Saved entries —
+--

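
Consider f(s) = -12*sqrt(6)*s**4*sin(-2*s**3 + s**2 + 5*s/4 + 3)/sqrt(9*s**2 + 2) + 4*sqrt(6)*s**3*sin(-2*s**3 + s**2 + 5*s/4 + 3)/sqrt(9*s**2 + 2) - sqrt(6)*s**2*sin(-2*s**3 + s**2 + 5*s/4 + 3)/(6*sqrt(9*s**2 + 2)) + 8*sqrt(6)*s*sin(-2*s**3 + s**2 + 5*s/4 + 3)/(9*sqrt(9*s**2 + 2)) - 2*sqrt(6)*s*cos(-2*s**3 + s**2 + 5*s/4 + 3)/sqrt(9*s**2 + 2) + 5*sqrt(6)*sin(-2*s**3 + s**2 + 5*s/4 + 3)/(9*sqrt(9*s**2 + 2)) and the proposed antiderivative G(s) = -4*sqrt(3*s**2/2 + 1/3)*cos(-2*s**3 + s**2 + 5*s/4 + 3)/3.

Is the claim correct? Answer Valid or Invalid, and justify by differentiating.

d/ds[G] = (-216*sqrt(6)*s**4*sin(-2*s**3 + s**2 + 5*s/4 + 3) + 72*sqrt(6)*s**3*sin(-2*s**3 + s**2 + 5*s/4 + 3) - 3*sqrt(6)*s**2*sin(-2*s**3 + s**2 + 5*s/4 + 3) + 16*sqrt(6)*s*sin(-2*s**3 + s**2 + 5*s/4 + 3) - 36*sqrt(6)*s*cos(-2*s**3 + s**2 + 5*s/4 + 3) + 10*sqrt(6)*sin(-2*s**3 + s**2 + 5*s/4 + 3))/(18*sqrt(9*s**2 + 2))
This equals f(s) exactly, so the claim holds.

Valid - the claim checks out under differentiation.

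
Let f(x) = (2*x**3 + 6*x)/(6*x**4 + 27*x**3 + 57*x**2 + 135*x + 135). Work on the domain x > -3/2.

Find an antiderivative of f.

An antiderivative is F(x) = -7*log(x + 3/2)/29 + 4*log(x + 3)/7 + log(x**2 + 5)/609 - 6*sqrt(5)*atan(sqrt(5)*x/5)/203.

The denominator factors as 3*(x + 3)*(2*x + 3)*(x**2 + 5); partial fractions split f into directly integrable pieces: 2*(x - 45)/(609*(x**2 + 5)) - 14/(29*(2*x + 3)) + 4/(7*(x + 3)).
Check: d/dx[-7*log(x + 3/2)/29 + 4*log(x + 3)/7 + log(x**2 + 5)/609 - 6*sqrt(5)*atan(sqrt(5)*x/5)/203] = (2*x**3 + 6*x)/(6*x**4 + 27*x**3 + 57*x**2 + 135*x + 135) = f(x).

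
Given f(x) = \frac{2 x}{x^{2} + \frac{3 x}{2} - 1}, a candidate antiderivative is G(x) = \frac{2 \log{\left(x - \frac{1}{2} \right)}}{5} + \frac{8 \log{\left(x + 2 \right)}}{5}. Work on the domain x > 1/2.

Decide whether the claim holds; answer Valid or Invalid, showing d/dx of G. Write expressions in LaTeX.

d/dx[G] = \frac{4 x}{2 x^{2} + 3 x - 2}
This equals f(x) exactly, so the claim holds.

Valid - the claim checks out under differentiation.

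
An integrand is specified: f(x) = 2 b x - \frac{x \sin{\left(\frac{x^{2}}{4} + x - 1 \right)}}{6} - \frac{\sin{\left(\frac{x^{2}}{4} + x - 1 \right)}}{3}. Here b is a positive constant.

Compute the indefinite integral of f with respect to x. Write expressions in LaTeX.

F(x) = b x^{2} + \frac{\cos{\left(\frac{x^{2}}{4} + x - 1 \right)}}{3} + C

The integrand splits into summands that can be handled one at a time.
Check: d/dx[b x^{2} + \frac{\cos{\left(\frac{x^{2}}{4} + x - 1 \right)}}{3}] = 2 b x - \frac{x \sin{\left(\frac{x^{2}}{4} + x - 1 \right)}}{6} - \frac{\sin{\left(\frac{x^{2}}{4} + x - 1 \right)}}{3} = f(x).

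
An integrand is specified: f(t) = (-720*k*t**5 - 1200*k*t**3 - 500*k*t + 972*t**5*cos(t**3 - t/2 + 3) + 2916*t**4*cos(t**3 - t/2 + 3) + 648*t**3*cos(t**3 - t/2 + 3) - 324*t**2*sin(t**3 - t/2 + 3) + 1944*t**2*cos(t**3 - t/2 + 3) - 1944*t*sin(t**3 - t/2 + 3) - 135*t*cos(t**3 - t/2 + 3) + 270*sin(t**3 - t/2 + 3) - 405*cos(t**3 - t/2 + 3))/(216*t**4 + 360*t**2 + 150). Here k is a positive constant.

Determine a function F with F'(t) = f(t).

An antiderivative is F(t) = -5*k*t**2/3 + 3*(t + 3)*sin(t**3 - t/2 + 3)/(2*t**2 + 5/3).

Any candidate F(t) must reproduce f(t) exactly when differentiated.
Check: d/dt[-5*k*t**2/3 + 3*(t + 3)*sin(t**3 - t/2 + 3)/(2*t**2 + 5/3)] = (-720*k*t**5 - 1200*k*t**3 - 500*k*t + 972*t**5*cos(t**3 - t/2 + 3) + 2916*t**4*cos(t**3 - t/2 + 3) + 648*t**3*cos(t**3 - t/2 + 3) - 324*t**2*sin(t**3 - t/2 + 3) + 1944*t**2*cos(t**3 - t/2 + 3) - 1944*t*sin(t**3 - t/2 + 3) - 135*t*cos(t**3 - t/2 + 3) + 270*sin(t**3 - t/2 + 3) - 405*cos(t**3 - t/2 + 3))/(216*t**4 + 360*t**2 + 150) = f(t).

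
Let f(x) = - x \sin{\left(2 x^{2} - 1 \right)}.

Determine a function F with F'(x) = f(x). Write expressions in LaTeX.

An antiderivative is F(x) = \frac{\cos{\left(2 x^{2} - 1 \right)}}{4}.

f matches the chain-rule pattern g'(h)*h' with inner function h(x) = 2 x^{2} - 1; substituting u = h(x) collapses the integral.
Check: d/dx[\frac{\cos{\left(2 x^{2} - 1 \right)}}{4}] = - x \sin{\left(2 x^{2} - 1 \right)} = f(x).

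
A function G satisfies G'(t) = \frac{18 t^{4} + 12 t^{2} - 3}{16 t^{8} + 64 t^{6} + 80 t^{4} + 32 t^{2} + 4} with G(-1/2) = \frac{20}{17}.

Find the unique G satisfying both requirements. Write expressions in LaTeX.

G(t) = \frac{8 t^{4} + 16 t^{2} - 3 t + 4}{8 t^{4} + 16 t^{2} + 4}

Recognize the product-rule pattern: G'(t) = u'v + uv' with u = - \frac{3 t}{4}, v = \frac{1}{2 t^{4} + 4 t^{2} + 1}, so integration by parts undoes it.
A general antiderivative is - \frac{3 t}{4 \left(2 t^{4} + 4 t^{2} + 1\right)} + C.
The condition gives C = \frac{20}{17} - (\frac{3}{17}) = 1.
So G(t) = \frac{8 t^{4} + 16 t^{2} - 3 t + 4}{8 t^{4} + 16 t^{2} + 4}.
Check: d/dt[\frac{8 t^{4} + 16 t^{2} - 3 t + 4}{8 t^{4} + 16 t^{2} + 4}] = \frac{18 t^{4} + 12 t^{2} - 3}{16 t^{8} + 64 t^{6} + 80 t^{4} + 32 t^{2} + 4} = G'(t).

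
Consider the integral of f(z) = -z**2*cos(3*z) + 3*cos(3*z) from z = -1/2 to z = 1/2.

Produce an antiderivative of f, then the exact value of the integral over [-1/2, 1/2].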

+--

WORK ORDER — Restate the data in full so that no line differs from the original.

EXERCISE RESPONSE —
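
Consider f(s) = -12*sqrt(6)*s**4*sin(-2*s**3 + s**2 + 5*s/4 + 3)/sqrt(9*s**2 + 2) + 4*sqrt(6)*s**3*sin(-2*s**3 + s**2 + 5*s/4 + 3)/sqrt(9*s**2 + 2) - sqrt(6)*s**2*sin(-2*s**3 + s**2 + 5*s/4 + 3)/(6*sqrt(9*s**2 + 2)) + 8*sqrt(6)*s*sin(-2*s**3 + s**2 + 5*s/4 + 3)/(9*sqrt(9*s**2 + 2)) - 2*sqrt(6)*s*cos(-2*s**3 + s**2 + 5*s/4 + 3)/sqrt(9*s**2 + 2) + 5*sqrt(6)*sin(-2*s**3 + s**2 + 5*s/4 + 3)/(9*sqrt(9*s**2 + 2)) and the proposed antiderivative G(s) = -4*sqrt(3*s**2/2 + 1/3)*cos(-2*s**3 + s**2 + 5*s/4 + 3)/3.

Is the claim correct? Answer Valid or Invalid, and justify by differentiating.

d/ds[G] = (-216*sqrt(6)*s**4*sin(-2*s**3 + s**2 + 5*s/4 + 3) + 72*sqrt(6)*s**3*sin(-2*s**3 + s**2 + 5*s/4 + 3) - 3*sqrt(6)*s**2*sin(-2*s**3 + s**2 + 5*s/4 + 3) + 16*sqrt(6)*s*sin(-2*s**3 + s**2 + 5*s/4 + 3) - 36*sqrt(6)*s*cos(-2*s**3 + s**2 + 5*s/4 + 3) + 10*sqrt(6)*sin(-2*s**3 + s**2 + 5*s/4 + 3))/(18*sqrt(9*s**2 + 2))
This equals f(s) exactly, so the claim holds.

Valid - the claim checks out under differentiation.

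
Let f(x) = (2*x**3 + 6*x)/(6*x**4 + 27*x**3 + 57*x**2 + 135*x + 135). Work on the domain x > -3/2.

Find an antiderivative of f.

An antiderivative is F(x) = -7*log(x + 3/2)/29 + 4*log(x + 3)/7 + log(x**2 + 5)/609 - 6*sqrt(5)*atan(sqrt(5)*x/5)/203.

The denominator factors as 3*(x + 3)*(2*x + 3)*(x**2 + 5); partial fractions split f into directly integrable pieces: 2*(x - 45)/(609*(x**2 + 5)) - 14/(29*(2*x + 3)) + 4/(7*(x + 3)).
Check: d/dx[-7*log(x + 3/2)/29 + 4*log(x + 3)/7 + log(x**2 + 5)/609 - 6*sqrt(5)*atan(sqrt(5)*x/5)/203] = (2*x**3 + 6*x)/(6*x**4 + 27*x**3 + 57*x**2 + 135*x + 135) = f(x).

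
Given f(x) = \frac{2 x}{x^{2} + \frac{3 x}{2} - 1}, a candidate antiderivative is G(x) = \frac{2 \log{\left(x - \frac{1}{2} \right)}}{5} + \frac{8 \log{\left(x + 2 \right)}}{5}. Work on the domain x > 1/2.

Decide whether the claim holds; answer Valid or Invalid, showing d/dx of G. Write expressions in LaTeX.

d/dx[G] = \frac{4 x}{2 x^{2} + 3 x - 2}
This equals f(x) exactly, so the claim holds.

Valid - the claim checks out under differentiation.

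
An integrand is specified: f(x) = 2 b x - \frac{x \sin{\left(\frac{x^{2}}{4} + x - 1 \right)}}{6} - \frac{\sin{\left(\frac{x^{2}}{4} + x - 1 \right)}}{3}. Here b is a positive constant.

Compute the indefinite integral of f with respect to x. Write expressions in LaTeX.

F(x) = b x^{2} + \frac{\cos{\left(\frac{x^{2}}{4} + x - 1 \right)}}{3} + C

The integrand splits into summands that can be handled one at a time.
Check: d/dx[b x^{2} + \frac{\cos{\left(\frac{x^{2}}{4} + x - 1 \right)}}{3}] = 2 b x - \frac{x \sin{\left(\frac{x^{2}}{4} + x - 1 \right)}}{6} - \frac{\sin{\left(\frac{x^{2}}{4} + x - 1 \right)}}{3} = f(x).

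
An integrand is specified: f(t) = (-720*k*t**5 - 1200*k*t**3 - 500*k*t + 972*t**5*cos(t**3 - t/2 + 3) + 2916*t**4*cos(t**3 - t/2 + 3) + 648*t**3*cos(t**3 - t/2 + 3) - 324*t**2*sin(t**3 - t/2 + 3) + 1944*t**2*cos(t**3 - t/2 + 3) - 1944*t*sin(t**3 - t/2 + 3) - 135*t*cos(t**3 - t/2 + 3) + 270*sin(t**3 - t/2 + 3) - 405*cos(t**3 - t/2 + 3))/(216*t**4 + 360*t**2 + 150). Here k is a positive constant.

Determine a function F with F'(t) = f(t).

An antiderivative is F(t) = -5*k*t**2/3 + 3*(t + 3)*sin(t**3 - t/2 + 3)/(2*t**2 + 5/3).

Any candidate F(t) must reproduce f(t) exactly when differentiated.
Check: d/dt[-5*k*t**2/3 + 3*(t + 3)*sin(t**3 - t/2 + 3)/(2*t**2 + 5/3)] = (-720*k*t**5 - 1200*k*t**3 - 500*k*t + 972*t**5*cos(t**3 - t/2 + 3) + 2916*t**4*cos(t**3 - t/2 + 3) + 648*t**3*cos(t**3 - t/2 + 3) - 324*t**2*sin(t**3 - t/2 + 3) + 1944*t**2*cos(t**3 - t/2 + 3) - 1944*t*sin(t**3 - t/2 + 3) - 135*t*cos(t**3 - t/2 + 3) + 270*sin(t**3 - t/2 + 3) - 405*cos(t**3 - t/2 + 3))/(216*t**4 + 360*t**2 + 150) = f(t).

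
Let f(x) = - x \sin{\left(2 x^{2} - 1 \right)}.

Determine a function F with F'(x) = f(x). Write expressions in LaTeX.

An antiderivative is F(x) = \frac{\cos{\left(2 x^{2} - 1 \right)}}{4}.

f matches the chain-rule pattern g'(h)*h' with inner function h(x) = 2 x^{2} - 1; substituting u = h(x) collapses the integral.
Check: d/dx[\frac{\cos{\left(2 x^{2} - 1 \right)}}{4}] = - x \sin{\left(2 x^{2} - 1 \right)} = f(x).

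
A function G satisfies G'(t) = \frac{18 t^{4} + 12 t^{2} - 3}{16 t^{8} + 64 t^{6} + 80 t^{4} + 32 t^{2} + 4} with G(-1/2) = \frac{20}{17}.

Find the unique G satisfying both requirements. Write expressions in LaTeX.

G(t) = \frac{8 t^{4} + 16 t^{2} - 3 t + 4}{8 t^{4} + 16 t^{2} + 4}

Recognize the product-rule pattern: G'(t) = u'v + uv' with u = - \frac{3 t}{4}, v = \frac{1}{2 t^{4} + 4 t^{2} + 1}, so integration by parts undoes it.
A general antiderivative is - \frac{3 t}{4 \left(2 t^{4} + 4 t^{2} + 1\right)} + C.
The condition gives C = \frac{20}{17} - (\frac{3}{17}) = 1.
So G(t) = \frac{8 t^{4} + 16 t^{2} - 3 t + 4}{8 t^{4} + 16 t^{2} + 4}.
Check: d/dt[\frac{8 t^{4} + 16 t^{2} - 3 t + 4}{8 t^{4} + 16 t^{2} + 4}] = \frac{18 t^{4} + 12 t^{2} - 3}{16 t^{8} + 64 t^{6} + 80 t^{4} + 32 t^{2} + 4} = G'(t).

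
Consider the integral of f(z) = -z**2*cos(3*z) + 3*cos(3*z) from z = -1/2 to z = 1/2.

Produce an antiderivative of f, then the exact value of the integral over [-1/2, 1/2].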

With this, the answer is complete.